• [Exercise requirements]: What you should write out is every line from the one containing "Answer: 57/2 ≈ 28.500" to the end of the data, exactly and with nothing else.
──────────
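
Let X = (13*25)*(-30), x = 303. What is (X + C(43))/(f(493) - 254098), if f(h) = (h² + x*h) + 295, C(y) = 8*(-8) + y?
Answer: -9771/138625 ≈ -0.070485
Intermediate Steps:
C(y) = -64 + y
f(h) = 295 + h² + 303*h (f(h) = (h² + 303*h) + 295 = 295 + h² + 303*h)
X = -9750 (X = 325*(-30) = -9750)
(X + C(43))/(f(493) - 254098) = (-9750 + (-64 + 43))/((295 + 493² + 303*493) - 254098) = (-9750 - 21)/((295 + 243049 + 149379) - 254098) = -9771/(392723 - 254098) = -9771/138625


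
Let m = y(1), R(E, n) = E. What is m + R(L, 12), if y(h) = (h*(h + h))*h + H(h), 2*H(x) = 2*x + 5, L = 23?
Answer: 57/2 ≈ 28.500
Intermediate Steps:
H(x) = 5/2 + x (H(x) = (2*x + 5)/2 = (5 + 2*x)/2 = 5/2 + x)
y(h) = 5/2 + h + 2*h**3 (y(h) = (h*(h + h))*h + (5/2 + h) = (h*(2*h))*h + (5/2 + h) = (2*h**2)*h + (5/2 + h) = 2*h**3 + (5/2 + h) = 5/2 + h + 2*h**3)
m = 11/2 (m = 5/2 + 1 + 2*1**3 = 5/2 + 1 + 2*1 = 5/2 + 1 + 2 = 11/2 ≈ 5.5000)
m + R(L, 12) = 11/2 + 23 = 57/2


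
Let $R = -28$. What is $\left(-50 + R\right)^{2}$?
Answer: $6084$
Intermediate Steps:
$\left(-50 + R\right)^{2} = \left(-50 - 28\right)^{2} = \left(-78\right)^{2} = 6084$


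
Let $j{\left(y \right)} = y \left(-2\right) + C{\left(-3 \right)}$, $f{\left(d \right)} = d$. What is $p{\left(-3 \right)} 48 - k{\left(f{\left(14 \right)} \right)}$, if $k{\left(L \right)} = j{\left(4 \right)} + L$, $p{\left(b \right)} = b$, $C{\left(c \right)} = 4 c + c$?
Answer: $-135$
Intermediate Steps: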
──────────
• [Answer space]:
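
Answer: 57/2 ≈ 28.500
Intermediate Steps:
H(x) = 5/2 + x (H(x) = (2*x + 5)/2 = (5 + 2*x)/2 = 5/2 + x)
y(h) = 5/2 + h + 2*h**3 (y(h) = (h*(h + h))*h + (5/2 + h) = (h*(2*h))*h + (5/2 + h) = (2*h**2)*h + (5/2 + h) = 2*h**3 + (5/2 + h) = 5/2 + h + 2*h**3)
m = 11/2 (m = 5/2 + 1 + 2*1**3 = 5/2 + 1 + 2*1 = 5/2 + 1 + 2 = 11/2 ≈ 5.5000)
m + R(L, 12) = 11/2 + 23 = 57/2


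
Let $R = -28$. What is $\left(-50 + R\right)^{2}$?
Answer: $6084$
Intermediate Steps:
$\left(-50 + R\right)^{2} = \left(-50 - 28\right)^{2} = \left(-78\right)^{2} = 6084$


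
Let $j{\left(y \right)} = y \left(-2\right) + C{\left(-3 \right)}$, $f{\left(d \right)} = d$. What is $p{\left(-3 \right)} 48 - k{\left(f{\left(14 \right)} \right)}$, if $k{\left(L \right)} = j{\left(4 \right)} + L$, $p{\left(b \right)} = b$, $C{\left(c \right)} = 4 c + c$?
Answer: $-135$
Intermediate Steps: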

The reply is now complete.